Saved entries
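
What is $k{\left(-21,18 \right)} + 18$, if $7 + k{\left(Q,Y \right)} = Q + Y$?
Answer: $8$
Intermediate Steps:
$k{\left(Q,Y \right)} = -7 + Q + Y$ ($k{\left(Q,Y \right)} = -7 + \left(Q + Y\right) = -7 + Q + Y$)
$k{\left(-21,18 \right)} + 18 = \left(-7 - 21 + 18\right) + 18 = -10 + 18 = 8$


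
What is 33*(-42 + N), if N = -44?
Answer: -2838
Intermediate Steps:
33*(-42 + N) = 33*(-42 - 44) = 33*(-86) = -2838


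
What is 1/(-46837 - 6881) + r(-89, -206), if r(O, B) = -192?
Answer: -10313857/53718 ≈ -192.00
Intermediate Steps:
1/(-46837 - 6881) + r(-89, -206) = 1/(-46837 - 6881) - 192 = 1/(-53718) - 192 = -1/53718 - 192 = -10313857/53718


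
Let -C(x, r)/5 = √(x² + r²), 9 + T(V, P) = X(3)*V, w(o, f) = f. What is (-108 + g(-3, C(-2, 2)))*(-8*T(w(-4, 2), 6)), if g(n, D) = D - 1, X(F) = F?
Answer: -2616 - 240*√2 ≈ -2955.4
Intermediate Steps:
T(V, P) = -9 + 3*V
C(x, r) = -5*√(r² + x²) (C(x, r) = -5*√(x² + r²) = -5*√(r² + x²))
g(n, D) = -1 + D
(-108 + g(-3, C(-2, 2)))*(-8*T(w(-4, 2), 6)) = (-108 + (-1 - 5*√(2² + (-2)²)))*(-8*(-9 + 3*2)) = (-108 + (-1 - 5*√(4 + 4)))*(-8*(-9 + 6)) = (-108 + (-1 - 10*√2))*(-8*(-3)) = (-108 + (-1 - 10*√2))*24 = (-109 - 10*√2)*24 = -2616 - 240*√2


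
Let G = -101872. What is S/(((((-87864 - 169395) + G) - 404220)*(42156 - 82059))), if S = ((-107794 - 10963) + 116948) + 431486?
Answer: 429677/30459994953 ≈ 1.4106e-5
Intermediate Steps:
S = 429677 (S = (-118757 + 116948) + 431486 = -1809 + 431486 = 429677)
S/(((((-87864 - 169395) + G) - 404220)*(42156 - 82059))) = 429677/(((((-87864 - 169395) - 101872) - 404220)*(42156 - 82059))) = 429677/((((-257259 - 101872) - 404220)*(-39903))) = 429677/(((-359131 - 404220)*(-39903))) = 429677/((-763351*(-39903))) = 429677/30459994953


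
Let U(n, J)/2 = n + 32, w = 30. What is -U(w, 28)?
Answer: -124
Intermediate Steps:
U(n, J) = 64 + 2*n (U(n, J) = 2*(n + 32) = 2*(32 + n) = 64 + 2*n)
-U(w, 28) = -(64 + 2*30) = -(64 + 60) = -1*124 = -124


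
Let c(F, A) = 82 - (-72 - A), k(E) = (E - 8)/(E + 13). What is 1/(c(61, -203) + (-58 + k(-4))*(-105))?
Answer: 1/6181 ≈ 0.00016179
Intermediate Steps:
k(E) = (-8 + E)/(13 + E)
c(F, A) = 154 + A (c(F, A) = 82 + (72 + A) = 154 + A)
1/(c(61, -203) + (-58 + k(-4))*(-105)) = 1/((154 - 203) + (-58 + (-8 - 4)/(13 - 4))*(-105)) = 1/(-49 + (-58 - 12/9)*(-105)) = 1/(-49 + (-58 + (⅑)*(-12))*(-105)) = 1/(-49 + (-58 - 4/3)*(-105)) = 1/(-49 - 178/3*(-105)) = 1/(-49 + 6230) = 1/6181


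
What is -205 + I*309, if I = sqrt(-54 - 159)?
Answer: -205 + 309*I*sqrt(213) ≈ -205.0 + 4509.7*I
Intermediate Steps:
I = I*sqrt(213) (I = sqrt(-213) = I*sqrt(213) ≈ 14.595*I)
-205 + I*309 = -205 + (I*sqrt(213))*309 = -205 + 309*I*sqrt(213)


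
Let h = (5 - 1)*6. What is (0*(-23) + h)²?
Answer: 576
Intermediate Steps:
h = 24 (h = 4*6 = 24)
(0*(-23) + h)² = (0*(-23) + 24)² = (0 + 24)² = 24² = 576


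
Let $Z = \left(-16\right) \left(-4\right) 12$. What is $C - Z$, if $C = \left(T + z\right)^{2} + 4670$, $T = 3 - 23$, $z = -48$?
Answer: $8526$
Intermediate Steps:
$T = -20$
$Z = 768$ ($Z = 64 \cdot 12 = 768$)
$C = 9294$ ($C = \left(-20 - 48\right)^{2} + 4670 = \left(-68\right)^{2} + 4670 = 4624 + 4670 = 9294$)
$C - Z = 9294 - 768 = 8526$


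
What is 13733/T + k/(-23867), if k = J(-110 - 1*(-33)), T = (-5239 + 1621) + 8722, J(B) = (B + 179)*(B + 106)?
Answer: 10781651/4200592 ≈ 2.5667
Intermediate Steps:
J(B) = (106 + B)*(179 + B) (J(B) = (179 + B)*(106 + B) = (106 + B)*(179 + B))
T = 5104 (T = -3618 + 8722 = 5104)
k = 2958 (k = 18974 + (-110 - 1*(-33))² + 285*(-110 - 1*(-33)) = 18974 + (-110 + 33)² + 285*(-110 + 33) = 18974 + (-77)² + 285*(-77) = 18974 + 5929 - 21945 = 2958)
13733/T + k/(-23867) = 13733/5104 + 2958/(-23867) = 13733*(1/5104) + 2958*(-1/23867) = 13733/5104 - 102/823 = 10781651/4200592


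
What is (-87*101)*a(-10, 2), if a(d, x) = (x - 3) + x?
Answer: -8787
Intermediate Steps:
a(d, x) = -3 + 2*x (a(d, x) = (-3 + x) + x = -3 + 2*x)
(-87*101)*a(-10, 2) = (-87*101)*(-3 + 2*2) = -8787*(-3 + 4) = -8787*1 = -8787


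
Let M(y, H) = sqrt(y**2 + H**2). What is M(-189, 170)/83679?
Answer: sqrt(64621)/83679 ≈ 0.0030379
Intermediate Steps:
M(y, H) = sqrt(H**2 + y**2)
M(-189, 170)/83679 = sqrt(170**2 + (-189)**2)/83679 = sqrt(28900 + 35721)*(1/83679) = sqrt(64621)*(1/83679) = sqrt(64621)/83679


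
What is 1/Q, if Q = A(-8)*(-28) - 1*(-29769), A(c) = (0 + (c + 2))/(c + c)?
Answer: 2/59517 ≈ 3.3604e-5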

◆ **About this exercise**
Nothing is to be left out, and every entry is to be transcribed exactly.

◆ **Reply**
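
What is $k{\left(-21,18 \right)} + 18$, if $7 + k{\left(Q,Y \right)} = Q + Y$?
Answer: $8$
Intermediate Steps:
$k{\left(Q,Y \right)} = -7 + Q + Y$ ($k{\left(Q,Y \right)} = -7 + \left(Q + Y\right) = -7 + Q + Y$)
$k{\left(-21,18 \right)} + 18 = \left(-7 - 21 + 18\right) + 18 = -10 + 18 = 8$


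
What is 33*(-42 + N), if N = -44?
Answer: -2838
Intermediate Steps:
33*(-42 + N) = 33*(-42 - 44) = 33*(-86) = -2838


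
What is 1/(-46837 - 6881) + r(-89, -206), if r(O, B) = -192?
Answer: -10313857/53718 ≈ -192.00
Intermediate Steps:
1/(-46837 - 6881) + r(-89, -206) = 1/(-46837 - 6881) - 192 = 1/(-53718) - 192 = -1/53718 - 192 = -10313857/53718


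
Let -C(x, r)/5 = √(x² + r²), 9 + T(V, P) = X(3)*V, w(o, f) = f. What is (-108 + g(-3, C(-2, 2)))*(-8*T(w(-4, 2), 6)), if g(n, D) = D - 1, X(F) = F?
Answer: -2616 - 240*√2 ≈ -2955.4
Intermediate Steps:
T(V, P) = -9 + 3*V
C(x, r) = -5*√(r² + x²) (C(x, r) = -5*√(x² + r²) = -5*√(r² + x²))
g(n, D) = -1 + D
(-108 + g(-3, C(-2, 2)))*(-8*T(w(-4, 2), 6)) = (-108 + (-1 - 5*√(2² + (-2)²)))*(-8*(-9 + 3*2)) = (-108 + (-1 - 5*√(4 + 4)))*(-8*(-9 + 6)) = (-108 + (-1 - 10*√2))*(-8*(-3)) = (-108 + (-1 - 10*√2))*24 = (-109 - 10*√2)*24 = -2616 - 240*√2


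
Let G = -101872. What is S/(((((-87864 - 169395) + G) - 404220)*(42156 - 82059))), if S = ((-107794 - 10963) + 116948) + 431486?
Answer: 429677/30459994953 ≈ 1.4106e-5
Intermediate Steps:
S = 429677 (S = (-118757 + 116948) + 431486 = -1809 + 431486 = 429677)
S/(((((-87864 - 169395) + G) - 404220)*(42156 - 82059))) = 429677/(((((-87864 - 169395) - 101872) - 404220)*(42156 - 82059))) = 429677/((((-257259 - 101872) - 404220)*(-39903))) = 429677/(((-359131 - 404220)*(-39903))) = 429677/((-763351*(-39903))) = 429677/30459994953


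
Let U(n, J)/2 = n + 32, w = 30. What is -U(w, 28)?
Answer: -124
Intermediate Steps:
U(n, J) = 64 + 2*n (U(n, J) = 2*(n + 32) = 2*(32 + n) = 64 + 2*n)
-U(w, 28) = -(64 + 2*30) = -(64 + 60) = -1*124 = -124


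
Let c(F, A) = 82 - (-72 - A), k(E) = (E - 8)/(E + 13). What is 1/(c(61, -203) + (-58 + k(-4))*(-105))?
Answer: 1/6181 ≈ 0.00016179
Intermediate Steps:
k(E) = (-8 + E)/(13 + E)
c(F, A) = 154 + A (c(F, A) = 82 + (72 + A) = 154 + A)
1/(c(61, -203) + (-58 + k(-4))*(-105)) = 1/((154 - 203) + (-58 + (-8 - 4)/(13 - 4))*(-105)) = 1/(-49 + (-58 - 12/9)*(-105)) = 1/(-49 + (-58 + (⅑)*(-12))*(-105)) = 1/(-49 + (-58 - 4/3)*(-105)) = 1/(-49 - 178/3*(-105)) = 1/(-49 + 6230) = 1/6181


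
What is -205 + I*309, if I = sqrt(-54 - 159)?
Answer: -205 + 309*I*sqrt(213) ≈ -205.0 + 4509.7*I
Intermediate Steps:
I = I*sqrt(213) (I = sqrt(-213) = I*sqrt(213) ≈ 14.595*I)
-205 + I*309 = -205 + (I*sqrt(213))*309 = -205 + 309*I*sqrt(213)


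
Let h = (5 - 1)*6. What is (0*(-23) + h)²?
Answer: 576
Intermediate Steps:
h = 24 (h = 4*6 = 24)
(0*(-23) + h)² = (0*(-23) + 24)² = (0 + 24)² = 24² = 576


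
Let $Z = \left(-16\right) \left(-4\right) 12$. What is $C - Z$, if $C = \left(T + z\right)^{2} + 4670$, $T = 3 - 23$, $z = -48$?
Answer: $8526$
Intermediate Steps:
$T = -20$
$Z = 768$ ($Z = 64 \cdot 12 = 768$)
$C = 9294$ ($C = \left(-20 - 48\right)^{2} + 4670 = \left(-68\right)^{2} + 4670 = 4624 + 4670 = 9294$)
$C - Z = 9294 - 768 = 8526$


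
What is 13733/T + k/(-23867), if k = J(-110 - 1*(-33)), T = (-5239 + 1621) + 8722, J(B) = (B + 179)*(B + 106)?
Answer: 10781651/4200592 ≈ 2.5667
Intermediate Steps:
J(B) = (106 + B)*(179 + B) (J(B) = (179 + B)*(106 + B) = (106 + B)*(179 + B))
T = 5104 (T = -3618 + 8722 = 5104)
k = 2958 (k = 18974 + (-110 - 1*(-33))² + 285*(-110 - 1*(-33)) = 18974 + (-110 + 33)² + 285*(-110 + 33) = 18974 + (-77)² + 285*(-77) = 18974 + 5929 - 21945 = 2958)
13733/T + k/(-23867) = 13733/5104 + 2958/(-23867) = 13733*(1/5104) + 2958*(-1/23867) = 13733/5104 - 102/823 = 10781651/4200592


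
What is (-87*101)*a(-10, 2), if a(d, x) = (x - 3) + x?
Answer: -8787
Intermediate Steps:
a(d, x) = -3 + 2*x (a(d, x) = (-3 + x) + x = -3 + 2*x)
(-87*101)*a(-10, 2) = (-87*101)*(-3 + 2*2) = -8787*(-3 + 4) = -8787*1 = -8787


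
Let M(y, H) = sqrt(y**2 + H**2). What is M(-189, 170)/83679?
Answer: sqrt(64621)/83679 ≈ 0.0030379
Intermediate Steps:
M(y, H) = sqrt(H**2 + y**2)
M(-189, 170)/83679 = sqrt(170**2 + (-189)**2)/83679 = sqrt(28900 + 35721)*(1/83679) = sqrt(64621)*(1/83679) = sqrt(64621)/83679


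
What is 1/Q, if Q = A(-8)*(-28) - 1*(-29769), A(c) = (0 + (c + 2))/(c + c)?
Answer: 2/59517 ≈ 3.3604e-5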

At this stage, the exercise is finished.